[Opening RECORDS FOR THIS EXERCISE section]

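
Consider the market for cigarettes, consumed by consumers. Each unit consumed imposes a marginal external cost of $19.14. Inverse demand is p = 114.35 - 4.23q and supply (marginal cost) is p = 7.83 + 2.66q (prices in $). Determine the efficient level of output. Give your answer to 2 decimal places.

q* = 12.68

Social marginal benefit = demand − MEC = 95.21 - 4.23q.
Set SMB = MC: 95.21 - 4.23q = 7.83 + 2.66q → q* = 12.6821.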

[Closing RECORDS FOR THIS EXERCISE section]
[Opening RECORDS FOR THIS EXERCISE section]

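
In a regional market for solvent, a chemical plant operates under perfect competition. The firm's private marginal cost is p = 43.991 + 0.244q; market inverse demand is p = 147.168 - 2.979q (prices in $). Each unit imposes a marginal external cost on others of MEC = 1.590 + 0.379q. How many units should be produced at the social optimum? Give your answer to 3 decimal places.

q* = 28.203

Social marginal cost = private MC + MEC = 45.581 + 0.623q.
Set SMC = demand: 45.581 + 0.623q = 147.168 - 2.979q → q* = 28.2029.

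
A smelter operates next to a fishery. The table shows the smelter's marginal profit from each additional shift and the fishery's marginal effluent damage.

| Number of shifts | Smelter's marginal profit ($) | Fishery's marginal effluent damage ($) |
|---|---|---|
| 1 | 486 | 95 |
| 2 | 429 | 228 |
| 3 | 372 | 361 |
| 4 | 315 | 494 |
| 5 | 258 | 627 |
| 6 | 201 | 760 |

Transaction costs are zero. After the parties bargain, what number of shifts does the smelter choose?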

[Closing RECORDS FOR THIS EXERCISE section]

▶ **WHAT TO DO**
In the entries above, the lines from the one bearing "A smelter operates" up to and including the one bearing "Transaction costs are" should be transcribed exactly; no other line is wanted.

▶ **EXERCISE RESPONSE**
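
A smelter operates next to a fishery. The table shows the smelter's marginal profit from each additional shift and the fishery's marginal effluent damage.

| Number of shifts | Smelter's marginal profit ($) | Fishery's marginal effluent damage ($) |
|---|---|---|
| 1 | 486 | 95 |
| 2 | 429 | 228 |
| 3 | 372 | 361 |
| 4 | 315 | 494 |
| 5 | 258 | 627 |
| 6 | 201 | 760 |

Transaction costs are zero. After the parties bargain, what number of shifts does the smelter choose?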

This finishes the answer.